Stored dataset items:
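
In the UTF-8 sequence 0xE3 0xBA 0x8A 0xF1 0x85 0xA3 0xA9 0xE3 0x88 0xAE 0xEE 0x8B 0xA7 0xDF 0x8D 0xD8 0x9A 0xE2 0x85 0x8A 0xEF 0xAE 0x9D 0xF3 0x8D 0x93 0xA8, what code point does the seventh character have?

Offset 0: leading byte 0xE3 = 11100011 → 3-byte char #1 = E3 BA 8A.
Offset 3: leading byte 0xF1 = 11110001 → 4-byte char #2 = F1 85 A3 A9.
Offset 7: leading byte 0xE3 = 11100011 → 3-byte char #3 = E3 88 AE.
Offset 10: leading byte 0xEE = 11101110 → 3-byte char #4 = EE 8B A7.
Offset 13: leading byte 0xDF = 11011111 → 2-byte char #5 = DF 8D.
Offset 15: leading byte 0xD8 = 11011000 → 2-byte char #6 = D8 9A.
Offset 17: leading byte 0xE2 = 11100010 → 3-byte char #7 = E2 85 8A.
Leading byte 0xE2 = 11100010 matches 1110xxxx → 3-byte sequence.
Byte 1: 0xE2 = 11100010, payload 0010 (4 bits).
Byte 2: 0x85 = 10000101 (10xxxxxx ✓), payload 000101.
Byte 3: 0x8A = 10001010 (10xxxxxx ✓), payload 001010.
Concatenate: 0010000101001010 = 0x214A (16 bits → U+214A).

U+214A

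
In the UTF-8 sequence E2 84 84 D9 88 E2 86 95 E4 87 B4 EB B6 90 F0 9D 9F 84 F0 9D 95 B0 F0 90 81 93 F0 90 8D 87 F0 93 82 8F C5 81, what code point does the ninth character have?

U+10347

Offset 0: leading byte 0xE2 = 11100010 → 3-byte char #1 = E2 84 84.
Offset 3: leading byte 0xD9 = 11011001 → 2-byte char #2 = D9 88.
Offset 5: leading byte 0xE2 = 11100010 → 3-byte char #3 = E2 86 95.
Offset 8: leading byte 0xE4 = 11100100 → 3-byte char #4 = E4 87 B4.
Offset 11: leading byte 0xEB = 11101011 → 3-byte char #5 = EB B6 90.
Offset 14: leading byte 0xF0 = 11110000 → 4-byte char #6 = F0 9D 9F 84.
Offset 18: leading byte 0xF0 = 11110000 → 4-byte char #7 = F0 9D 95 B0.
Offset 22: leading byte 0xF0 = 11110000 → 4-byte char #8 = F0 90 81 93.
Offset 26: leading byte 0xF0 = 11110000 → 4-byte char #9 = F0 90 8D 87.
Leading byte 0xF0 = 11110000 matches 11110xxx → 4-byte sequence.
Byte 1: 0xF0 = 11110000, payload 000 (3 bits).
Byte 2: 0x90 = 10010000 (10xxxxxx ✓), payload 010000.
Byte 3: 0x8D = 10001101 (10xxxxxx ✓), payload 001101.
Byte 4: 0x87 = 10000111 (10xxxxxx ✓), payload 000111.
Concatenate: 000010000001101000111 = 0x10347 (21 bits → U+10347).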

# TASK PROMPT
Exactly and without omission, set down every entry.

# PROBLEM SOLUTION
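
In the UTF-8 sequence 0xE3 0xBA 0x8A 0xF1 0x85 0xA3 0xA9 0xE3 0x88 0xAE 0xEE 0x8B 0xA7 0xDF 0x8D 0xD8 0x9A 0xE2 0x85 0x8A 0xEF 0xAE 0x9D 0xF3 0x8D 0x93 0xA8, what code point does the seventh character have?

Offset 0: leading byte 0xE3 = 11100011 → 3-byte char #1 = E3 BA 8A.
Offset 3: leading byte 0xF1 = 11110001 → 4-byte char #2 = F1 85 A3 A9.
Offset 7: leading byte 0xE3 = 11100011 → 3-byte char #3 = E3 88 AE.
Offset 10: leading byte 0xEE = 11101110 → 3-byte char #4 = EE 8B A7.
Offset 13: leading byte 0xDF = 11011111 → 2-byte char #5 = DF 8D.
Offset 15: leading byte 0xD8 = 11011000 → 2-byte char #6 = D8 9A.
Offset 17: leading byte 0xE2 = 11100010 → 3-byte char #7 = E2 85 8A.
Leading byte 0xE2 = 11100010 matches 1110xxxx → 3-byte sequence.
Byte 1: 0xE2 = 11100010, payload 0010 (4 bits).
Byte 2: 0x85 = 10000101 (10xxxxxx ✓), payload 000101.
Byte 3: 0x8A = 10001010 (10xxxxxx ✓), payload 001010.
Concatenate: 0010000101001010 = 0x214A (16 bits → U+214A).

U+214A

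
In the UTF-8 sequence E2 84 84 D9 88 E2 86 95 E4 87 B4 EB B6 90 F0 9D 9F 84 F0 9D 95 B0 F0 90 81 93 F0 90 8D 87 F0 93 82 8F C5 81, what code point does the ninth character have?

U+10347

Offset 0: leading byte 0xE2 = 11100010 → 3-byte char #1 = E2 84 84.
Offset 3: leading byte 0xD9 = 11011001 → 2-byte char #2 = D9 88.
Offset 5: leading byte 0xE2 = 11100010 → 3-byte char #3 = E2 86 95.
Offset 8: leading byte 0xE4 = 11100100 → 3-byte char #4 = E4 87 B4.
Offset 11: leading byte 0xEB = 11101011 → 3-byte char #5 = EB B6 90.
Offset 14: leading byte 0xF0 = 11110000 → 4-byte char #6 = F0 9D 9F 84.
Offset 18: leading byte 0xF0 = 11110000 → 4-byte char #7 = F0 9D 95 B0.
Offset 22: leading byte 0xF0 = 11110000 → 4-byte char #8 = F0 90 81 93.
Offset 26: leading byte 0xF0 = 11110000 → 4-byte char #9 = F0 90 8D 87.
Leading byte 0xF0 = 11110000 matches 11110xxx → 4-byte sequence.
Byte 1: 0xF0 = 11110000, payload 000 (3 bits).
Byte 2: 0x90 = 10010000 (10xxxxxx ✓), payload 010000.
Byte 3: 0x8D = 10001101 (10xxxxxx ✓), payload 001101.
Byte 4: 0x87 = 10000111 (10xxxxxx ✓), payload 000111.
Concatenate: 000010000001101000111 = 0x10347 (21 bits → U+10347).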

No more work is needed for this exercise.